** Opening SOURCE RECORDS block **

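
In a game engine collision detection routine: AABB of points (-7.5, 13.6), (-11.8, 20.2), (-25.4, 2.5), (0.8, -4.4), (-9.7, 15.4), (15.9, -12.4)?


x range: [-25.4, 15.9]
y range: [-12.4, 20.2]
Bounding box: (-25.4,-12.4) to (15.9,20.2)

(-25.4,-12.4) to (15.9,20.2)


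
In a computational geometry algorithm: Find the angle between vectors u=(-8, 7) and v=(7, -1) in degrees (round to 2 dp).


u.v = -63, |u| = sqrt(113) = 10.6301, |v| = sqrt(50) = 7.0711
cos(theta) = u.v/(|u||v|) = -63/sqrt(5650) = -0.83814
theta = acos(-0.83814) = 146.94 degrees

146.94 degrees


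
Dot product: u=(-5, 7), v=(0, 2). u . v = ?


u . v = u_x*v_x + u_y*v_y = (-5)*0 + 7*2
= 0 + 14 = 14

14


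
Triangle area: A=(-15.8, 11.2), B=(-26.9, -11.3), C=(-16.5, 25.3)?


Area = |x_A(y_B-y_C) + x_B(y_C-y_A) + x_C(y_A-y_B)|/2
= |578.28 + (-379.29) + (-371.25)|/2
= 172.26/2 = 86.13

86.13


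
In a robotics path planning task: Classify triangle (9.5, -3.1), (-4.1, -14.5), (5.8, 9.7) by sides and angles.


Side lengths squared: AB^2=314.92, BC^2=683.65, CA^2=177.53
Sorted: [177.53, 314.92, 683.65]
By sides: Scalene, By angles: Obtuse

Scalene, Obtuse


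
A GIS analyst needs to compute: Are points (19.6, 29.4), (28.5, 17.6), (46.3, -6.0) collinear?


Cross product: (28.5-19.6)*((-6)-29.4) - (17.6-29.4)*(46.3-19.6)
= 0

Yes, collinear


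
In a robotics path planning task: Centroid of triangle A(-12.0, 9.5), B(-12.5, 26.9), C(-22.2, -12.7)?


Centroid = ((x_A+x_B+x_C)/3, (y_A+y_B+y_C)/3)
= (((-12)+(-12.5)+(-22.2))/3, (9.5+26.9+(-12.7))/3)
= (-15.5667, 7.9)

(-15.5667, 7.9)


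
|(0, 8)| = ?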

** Closing SOURCE RECORDS block **
** Opening SOURCE RECORDS block **

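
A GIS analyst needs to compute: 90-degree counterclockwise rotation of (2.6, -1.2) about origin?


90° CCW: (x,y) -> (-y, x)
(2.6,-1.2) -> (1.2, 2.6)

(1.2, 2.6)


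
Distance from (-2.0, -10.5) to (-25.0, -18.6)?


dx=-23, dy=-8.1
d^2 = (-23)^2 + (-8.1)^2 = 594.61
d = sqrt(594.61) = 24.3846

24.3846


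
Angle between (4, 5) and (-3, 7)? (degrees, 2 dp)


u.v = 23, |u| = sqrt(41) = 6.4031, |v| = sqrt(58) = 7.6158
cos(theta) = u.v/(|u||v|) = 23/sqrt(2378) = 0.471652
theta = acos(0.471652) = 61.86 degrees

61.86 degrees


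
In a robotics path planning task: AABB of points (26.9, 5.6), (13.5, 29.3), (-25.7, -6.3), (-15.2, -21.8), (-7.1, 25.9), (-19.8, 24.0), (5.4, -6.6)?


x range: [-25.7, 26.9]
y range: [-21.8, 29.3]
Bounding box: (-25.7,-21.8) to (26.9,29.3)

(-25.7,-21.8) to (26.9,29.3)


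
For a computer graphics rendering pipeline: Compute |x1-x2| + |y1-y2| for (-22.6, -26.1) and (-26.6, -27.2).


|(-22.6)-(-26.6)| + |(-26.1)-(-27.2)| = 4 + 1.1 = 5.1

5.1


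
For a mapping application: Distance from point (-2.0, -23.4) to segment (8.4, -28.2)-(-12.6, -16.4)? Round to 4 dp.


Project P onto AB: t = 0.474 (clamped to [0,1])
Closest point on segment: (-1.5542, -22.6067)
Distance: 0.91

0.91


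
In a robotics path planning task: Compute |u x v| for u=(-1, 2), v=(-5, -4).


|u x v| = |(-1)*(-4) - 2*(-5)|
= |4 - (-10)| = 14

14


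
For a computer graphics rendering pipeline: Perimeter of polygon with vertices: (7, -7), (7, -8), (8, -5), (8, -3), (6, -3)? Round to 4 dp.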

** Closing SOURCE RECORDS block **

- [WORK INSTRUCTIONS]:
Keep both end lines and retype everything in the records above from the line containing "A GIS analyst needs to compute: 90-degree" through the line containing "For a computer graphics rendering pipeline: Perimeter", exactly, with nothing else.

- [TASK RESPONSE]:
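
A GIS analyst needs to compute: 90-degree counterclockwise rotation of (2.6, -1.2) about origin?


90° CCW: (x,y) -> (-y, x)
(2.6,-1.2) -> (1.2, 2.6)

(1.2, 2.6)


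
Distance from (-2.0, -10.5) to (-25.0, -18.6)?


dx=-23, dy=-8.1
d^2 = (-23)^2 + (-8.1)^2 = 594.61
d = sqrt(594.61) = 24.3846

24.3846


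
Angle between (4, 5) and (-3, 7)? (degrees, 2 dp)


u.v = 23, |u| = sqrt(41) = 6.4031, |v| = sqrt(58) = 7.6158
cos(theta) = u.v/(|u||v|) = 23/sqrt(2378) = 0.471652
theta = acos(0.471652) = 61.86 degrees

61.86 degrees


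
In a robotics path planning task: AABB of points (26.9, 5.6), (13.5, 29.3), (-25.7, -6.3), (-15.2, -21.8), (-7.1, 25.9), (-19.8, 24.0), (5.4, -6.6)?


x range: [-25.7, 26.9]
y range: [-21.8, 29.3]
Bounding box: (-25.7,-21.8) to (26.9,29.3)

(-25.7,-21.8) to (26.9,29.3)


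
For a computer graphics rendering pipeline: Compute |x1-x2| + |y1-y2| for (-22.6, -26.1) and (-26.6, -27.2).


|(-22.6)-(-26.6)| + |(-26.1)-(-27.2)| = 4 + 1.1 = 5.1

5.1


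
For a mapping application: Distance from point (-2.0, -23.4) to segment (8.4, -28.2)-(-12.6, -16.4)? Round to 4 dp.


Project P onto AB: t = 0.474 (clamped to [0,1])
Closest point on segment: (-1.5542, -22.6067)
Distance: 0.91

0.91


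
In a robotics path planning task: Compute |u x v| for u=(-1, 2), v=(-5, -4).


|u x v| = |(-1)*(-4) - 2*(-5)|
= |4 - (-10)| = 14

14


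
For a computer graphics rendering pipeline: Perimeter of polygon with vertices: (7, -7), (7, -8), (8, -5), (8, -3), (6, -3)? Round to 4 dp.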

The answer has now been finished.